Exercise brief: From the line containing "An inspector counts" down to the final line of the entries below, restate each line word for word and add nothing.

##### Source data #####

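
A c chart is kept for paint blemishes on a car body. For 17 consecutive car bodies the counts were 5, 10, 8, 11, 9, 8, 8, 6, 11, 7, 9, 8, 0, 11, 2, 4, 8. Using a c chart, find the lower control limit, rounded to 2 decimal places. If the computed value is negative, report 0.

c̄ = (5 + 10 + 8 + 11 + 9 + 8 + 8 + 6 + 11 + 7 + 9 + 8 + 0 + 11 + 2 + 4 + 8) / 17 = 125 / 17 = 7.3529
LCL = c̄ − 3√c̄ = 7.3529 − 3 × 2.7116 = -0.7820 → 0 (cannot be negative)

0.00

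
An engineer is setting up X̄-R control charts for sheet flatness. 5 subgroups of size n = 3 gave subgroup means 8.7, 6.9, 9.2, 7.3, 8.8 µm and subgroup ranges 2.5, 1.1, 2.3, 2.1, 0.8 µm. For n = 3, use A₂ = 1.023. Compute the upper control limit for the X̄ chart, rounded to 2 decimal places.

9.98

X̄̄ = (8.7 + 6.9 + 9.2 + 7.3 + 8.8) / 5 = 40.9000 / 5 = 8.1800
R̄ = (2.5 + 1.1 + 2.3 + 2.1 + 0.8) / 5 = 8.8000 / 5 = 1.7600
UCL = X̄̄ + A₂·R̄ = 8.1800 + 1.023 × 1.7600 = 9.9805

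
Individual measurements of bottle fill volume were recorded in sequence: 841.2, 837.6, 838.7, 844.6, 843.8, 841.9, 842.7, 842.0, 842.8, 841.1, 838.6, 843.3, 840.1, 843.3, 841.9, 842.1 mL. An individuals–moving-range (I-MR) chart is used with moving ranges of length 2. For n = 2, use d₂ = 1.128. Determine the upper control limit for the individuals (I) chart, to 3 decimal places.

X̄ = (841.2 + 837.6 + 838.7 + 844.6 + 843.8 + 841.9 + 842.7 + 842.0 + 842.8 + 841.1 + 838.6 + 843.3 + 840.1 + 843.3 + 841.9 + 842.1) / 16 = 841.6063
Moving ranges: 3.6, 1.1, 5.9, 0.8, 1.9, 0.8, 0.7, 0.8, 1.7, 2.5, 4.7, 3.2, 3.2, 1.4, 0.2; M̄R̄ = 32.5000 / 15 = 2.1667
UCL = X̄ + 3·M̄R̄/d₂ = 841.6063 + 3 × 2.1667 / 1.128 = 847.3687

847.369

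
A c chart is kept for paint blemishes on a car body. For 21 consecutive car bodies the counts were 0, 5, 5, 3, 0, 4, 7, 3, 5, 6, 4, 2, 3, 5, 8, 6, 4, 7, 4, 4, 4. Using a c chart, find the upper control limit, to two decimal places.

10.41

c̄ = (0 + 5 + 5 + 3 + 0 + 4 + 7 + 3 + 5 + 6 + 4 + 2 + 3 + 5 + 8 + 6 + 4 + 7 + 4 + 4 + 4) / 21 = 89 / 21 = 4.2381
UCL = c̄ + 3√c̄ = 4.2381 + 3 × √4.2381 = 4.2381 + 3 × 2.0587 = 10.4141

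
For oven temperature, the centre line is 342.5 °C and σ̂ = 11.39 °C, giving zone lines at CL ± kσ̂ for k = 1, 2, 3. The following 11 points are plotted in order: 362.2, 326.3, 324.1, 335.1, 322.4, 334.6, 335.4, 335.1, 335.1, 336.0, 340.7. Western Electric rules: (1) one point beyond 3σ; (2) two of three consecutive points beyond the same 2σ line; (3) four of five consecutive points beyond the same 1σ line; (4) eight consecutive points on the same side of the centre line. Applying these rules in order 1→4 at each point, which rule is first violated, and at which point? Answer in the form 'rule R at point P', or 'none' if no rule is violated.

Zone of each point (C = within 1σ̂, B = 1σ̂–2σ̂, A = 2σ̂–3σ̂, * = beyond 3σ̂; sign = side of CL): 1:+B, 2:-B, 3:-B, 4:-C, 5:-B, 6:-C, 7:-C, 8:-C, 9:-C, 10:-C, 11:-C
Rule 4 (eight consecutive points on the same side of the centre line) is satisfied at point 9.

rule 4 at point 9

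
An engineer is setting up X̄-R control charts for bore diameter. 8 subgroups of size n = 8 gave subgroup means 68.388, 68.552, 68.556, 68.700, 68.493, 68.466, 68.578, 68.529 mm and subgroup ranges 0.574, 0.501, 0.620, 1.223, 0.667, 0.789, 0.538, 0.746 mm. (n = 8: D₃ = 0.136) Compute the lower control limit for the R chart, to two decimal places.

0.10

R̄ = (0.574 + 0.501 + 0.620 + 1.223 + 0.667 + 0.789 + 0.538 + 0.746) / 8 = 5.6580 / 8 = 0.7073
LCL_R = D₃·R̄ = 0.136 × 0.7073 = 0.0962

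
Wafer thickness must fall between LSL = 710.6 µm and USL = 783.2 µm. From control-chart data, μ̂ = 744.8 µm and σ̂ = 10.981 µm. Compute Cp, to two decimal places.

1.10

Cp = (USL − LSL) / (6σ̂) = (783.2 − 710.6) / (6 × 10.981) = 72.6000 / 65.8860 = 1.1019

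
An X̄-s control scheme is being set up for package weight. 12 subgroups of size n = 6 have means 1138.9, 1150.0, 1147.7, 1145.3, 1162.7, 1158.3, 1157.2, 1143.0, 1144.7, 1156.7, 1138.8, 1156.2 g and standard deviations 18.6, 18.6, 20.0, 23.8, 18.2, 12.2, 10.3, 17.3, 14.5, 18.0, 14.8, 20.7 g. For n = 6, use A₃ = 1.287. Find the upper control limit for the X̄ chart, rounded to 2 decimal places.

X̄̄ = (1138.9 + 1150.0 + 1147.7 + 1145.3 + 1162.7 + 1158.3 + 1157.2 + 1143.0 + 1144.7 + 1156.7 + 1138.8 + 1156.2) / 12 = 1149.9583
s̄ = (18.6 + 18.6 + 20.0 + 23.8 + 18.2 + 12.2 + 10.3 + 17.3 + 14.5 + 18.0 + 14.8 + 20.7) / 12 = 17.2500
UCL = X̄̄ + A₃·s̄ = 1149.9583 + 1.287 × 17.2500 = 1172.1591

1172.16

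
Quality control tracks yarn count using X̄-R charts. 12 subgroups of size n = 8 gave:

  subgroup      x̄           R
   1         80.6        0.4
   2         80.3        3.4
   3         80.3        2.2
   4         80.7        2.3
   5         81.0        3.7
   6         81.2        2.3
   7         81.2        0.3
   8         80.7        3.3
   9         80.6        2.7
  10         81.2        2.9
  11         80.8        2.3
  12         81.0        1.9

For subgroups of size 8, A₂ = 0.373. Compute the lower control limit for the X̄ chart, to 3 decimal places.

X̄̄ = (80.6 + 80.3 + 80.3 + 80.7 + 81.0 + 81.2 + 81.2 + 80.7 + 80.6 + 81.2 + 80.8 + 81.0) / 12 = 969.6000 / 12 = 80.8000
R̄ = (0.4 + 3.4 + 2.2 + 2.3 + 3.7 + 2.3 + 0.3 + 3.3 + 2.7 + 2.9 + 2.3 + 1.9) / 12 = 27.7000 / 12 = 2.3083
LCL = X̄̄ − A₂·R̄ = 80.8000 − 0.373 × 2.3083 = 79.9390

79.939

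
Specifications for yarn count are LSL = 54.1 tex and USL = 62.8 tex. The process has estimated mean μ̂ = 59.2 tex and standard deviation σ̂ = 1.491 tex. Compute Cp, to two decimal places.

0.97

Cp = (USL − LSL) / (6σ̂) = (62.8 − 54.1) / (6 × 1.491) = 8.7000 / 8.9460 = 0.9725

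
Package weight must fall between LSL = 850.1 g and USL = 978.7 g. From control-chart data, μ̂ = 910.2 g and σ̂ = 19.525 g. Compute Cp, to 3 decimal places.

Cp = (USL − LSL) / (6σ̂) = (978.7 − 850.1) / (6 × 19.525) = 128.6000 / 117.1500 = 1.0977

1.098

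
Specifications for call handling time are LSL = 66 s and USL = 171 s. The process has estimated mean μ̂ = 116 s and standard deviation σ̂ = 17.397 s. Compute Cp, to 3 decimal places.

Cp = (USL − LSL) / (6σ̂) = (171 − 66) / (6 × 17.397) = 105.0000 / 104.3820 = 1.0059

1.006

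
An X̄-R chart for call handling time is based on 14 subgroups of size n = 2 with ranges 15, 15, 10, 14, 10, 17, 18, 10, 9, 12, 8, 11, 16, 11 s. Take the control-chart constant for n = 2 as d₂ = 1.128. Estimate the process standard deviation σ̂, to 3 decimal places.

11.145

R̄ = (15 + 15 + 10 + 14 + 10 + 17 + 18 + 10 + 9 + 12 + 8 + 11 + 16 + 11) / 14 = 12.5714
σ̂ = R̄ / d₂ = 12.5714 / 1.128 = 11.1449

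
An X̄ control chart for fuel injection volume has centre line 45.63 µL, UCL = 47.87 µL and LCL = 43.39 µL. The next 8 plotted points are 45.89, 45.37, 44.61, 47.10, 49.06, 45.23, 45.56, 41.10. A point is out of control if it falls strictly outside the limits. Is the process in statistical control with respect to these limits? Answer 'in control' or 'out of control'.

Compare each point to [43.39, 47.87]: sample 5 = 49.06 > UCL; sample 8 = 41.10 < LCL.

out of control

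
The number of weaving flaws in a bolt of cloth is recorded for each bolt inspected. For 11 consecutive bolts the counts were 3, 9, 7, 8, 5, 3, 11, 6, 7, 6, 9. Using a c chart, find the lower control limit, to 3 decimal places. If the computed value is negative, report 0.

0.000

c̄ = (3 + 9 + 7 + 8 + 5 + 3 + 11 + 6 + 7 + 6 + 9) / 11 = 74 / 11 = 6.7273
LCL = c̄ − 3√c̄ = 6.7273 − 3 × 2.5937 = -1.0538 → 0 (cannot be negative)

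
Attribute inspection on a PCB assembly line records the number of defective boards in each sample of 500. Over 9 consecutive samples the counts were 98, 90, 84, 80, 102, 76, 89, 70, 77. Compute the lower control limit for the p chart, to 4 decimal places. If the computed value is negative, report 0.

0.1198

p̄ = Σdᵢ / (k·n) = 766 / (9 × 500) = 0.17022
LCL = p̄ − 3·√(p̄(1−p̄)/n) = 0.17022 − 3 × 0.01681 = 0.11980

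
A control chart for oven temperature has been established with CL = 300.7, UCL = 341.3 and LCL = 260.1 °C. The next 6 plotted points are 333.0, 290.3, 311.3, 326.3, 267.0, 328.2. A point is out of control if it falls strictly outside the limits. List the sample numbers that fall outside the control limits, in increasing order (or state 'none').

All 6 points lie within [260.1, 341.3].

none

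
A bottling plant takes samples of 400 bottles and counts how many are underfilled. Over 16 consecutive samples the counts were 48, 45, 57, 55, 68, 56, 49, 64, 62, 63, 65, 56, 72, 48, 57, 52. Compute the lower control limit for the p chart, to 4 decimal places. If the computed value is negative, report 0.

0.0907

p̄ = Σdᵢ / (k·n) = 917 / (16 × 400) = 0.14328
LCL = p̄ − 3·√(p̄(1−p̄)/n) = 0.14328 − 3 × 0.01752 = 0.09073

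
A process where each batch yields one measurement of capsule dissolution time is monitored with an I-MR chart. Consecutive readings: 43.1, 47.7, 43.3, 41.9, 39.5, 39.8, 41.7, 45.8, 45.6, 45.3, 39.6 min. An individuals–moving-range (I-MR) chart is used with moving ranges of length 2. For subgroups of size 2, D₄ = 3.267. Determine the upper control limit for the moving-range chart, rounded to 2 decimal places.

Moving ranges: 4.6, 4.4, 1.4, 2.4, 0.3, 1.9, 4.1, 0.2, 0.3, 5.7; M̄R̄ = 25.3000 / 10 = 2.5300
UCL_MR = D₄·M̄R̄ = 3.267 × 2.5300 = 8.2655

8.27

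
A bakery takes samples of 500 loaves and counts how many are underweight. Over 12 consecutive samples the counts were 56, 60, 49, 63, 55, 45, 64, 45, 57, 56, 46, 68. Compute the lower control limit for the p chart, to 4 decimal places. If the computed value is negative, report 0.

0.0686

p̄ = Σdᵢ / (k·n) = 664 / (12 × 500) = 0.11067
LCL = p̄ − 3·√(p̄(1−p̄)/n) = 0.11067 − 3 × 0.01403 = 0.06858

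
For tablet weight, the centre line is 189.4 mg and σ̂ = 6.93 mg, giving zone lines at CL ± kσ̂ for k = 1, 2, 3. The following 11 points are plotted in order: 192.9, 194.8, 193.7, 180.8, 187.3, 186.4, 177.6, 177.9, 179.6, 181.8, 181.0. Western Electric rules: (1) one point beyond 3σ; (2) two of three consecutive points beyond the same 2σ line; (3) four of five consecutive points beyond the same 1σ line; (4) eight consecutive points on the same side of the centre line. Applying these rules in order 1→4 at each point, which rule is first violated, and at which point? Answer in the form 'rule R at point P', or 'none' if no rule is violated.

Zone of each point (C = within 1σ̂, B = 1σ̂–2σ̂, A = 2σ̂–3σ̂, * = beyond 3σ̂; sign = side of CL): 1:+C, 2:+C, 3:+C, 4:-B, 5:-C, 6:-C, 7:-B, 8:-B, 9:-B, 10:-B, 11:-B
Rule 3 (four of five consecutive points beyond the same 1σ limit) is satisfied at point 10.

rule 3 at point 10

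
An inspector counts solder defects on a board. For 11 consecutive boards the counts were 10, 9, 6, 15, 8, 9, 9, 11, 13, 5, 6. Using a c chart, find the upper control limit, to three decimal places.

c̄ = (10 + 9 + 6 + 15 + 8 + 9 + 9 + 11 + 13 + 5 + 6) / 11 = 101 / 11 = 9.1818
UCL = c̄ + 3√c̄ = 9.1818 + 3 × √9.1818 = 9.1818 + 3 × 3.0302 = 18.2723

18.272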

#####

Solved exercise:
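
An inspector counts solder defects on a board. For 11 consecutive boards the counts were 10, 9, 6, 15, 8, 9, 9, 11, 13, 5, 6. Using a c chart, find the upper control limit, to three decimal places.

c̄ = (10 + 9 + 6 + 15 + 8 + 9 + 9 + 11 + 13 + 5 + 6) / 11 = 101 / 11 = 9.1818
UCL = c̄ + 3√c̄ = 9.1818 + 3 × √9.1818 = 9.1818 + 3 × 3.0302 = 18.2723

18.272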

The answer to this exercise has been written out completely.